══ Information

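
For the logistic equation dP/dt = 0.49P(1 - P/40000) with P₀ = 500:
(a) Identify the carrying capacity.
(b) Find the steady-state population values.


Logistic ODE dP/dt = 0.49P(1 - P/40000) has equilibria where dP/dt = 0, i.e. P = 0 or P = 40000.
The coefficient (1 - P/K) = 0 when P = K, identifying K = 40000 as the carrying capacity.
(a) K = 40000; (b) equilibria P = 0 and P = 40000.


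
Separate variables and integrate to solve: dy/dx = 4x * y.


Separate variables: dy/y = 4x dx.
Integrate: ln|y| = 2x^2 + C₀.
Exponentiate: y = Ce^(2x^2).


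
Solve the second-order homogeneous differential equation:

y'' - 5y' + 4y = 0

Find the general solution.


Characteristic equation: r² - 5r + 4 = 0.
Factor: (r - 1)(r - 4) = 0 ⇒ r = 1, 4 (distinct real).
General solution: y = C₁e^(x) + C₂e^(4x).


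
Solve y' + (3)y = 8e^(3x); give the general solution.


P(x) = 3 ⇒ μ = e^(3x).
(μ y)' = 8e^(6x) ⇒ μ y = (8/6)e^(6x) + C.
Divide by μ: y = (4/3)e^(3x) + Ce^(-3x).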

════

[Required action]:
Would you return every line of the data above exactly?

[Expected answer]:
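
For the logistic equation dP/dt = 0.49P(1 - P/40000) with P₀ = 500:
(a) Identify the carrying capacity.
(b) Find the steady-state population values.


Logistic ODE dP/dt = 0.49P(1 - P/40000) has equilibria where dP/dt = 0, i.e. P = 0 or P = 40000.
The coefficient (1 - P/K) = 0 when P = K, identifying K = 40000 as the carrying capacity.
(a) K = 40000; (b) equilibria P = 0 and P = 40000.


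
Separate variables and integrate to solve: dy/dx = 4x * y.


Separate variables: dy/y = 4x dx.
Integrate: ln|y| = 2x^2 + C₀.
Exponentiate: y = Ce^(2x^2).


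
Solve the second-order homogeneous differential equation:

y'' - 5y' + 4y = 0

Find the general solution.


Characteristic equation: r² - 5r + 4 = 0.
Factor: (r - 1)(r - 4) = 0 ⇒ r = 1, 4 (distinct real).
General solution: y = C₁e^(x) + C₂e^(4x).


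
Solve y' + (3)y = 8e^(3x); give the general solution.


P(x) = 3 ⇒ μ = e^(3x).
(μ y)' = 8e^(6x) ⇒ μ y = (8/6)e^(6x) + C.
Divide by μ: y = (4/3)e^(3x) + Ce^(-3x).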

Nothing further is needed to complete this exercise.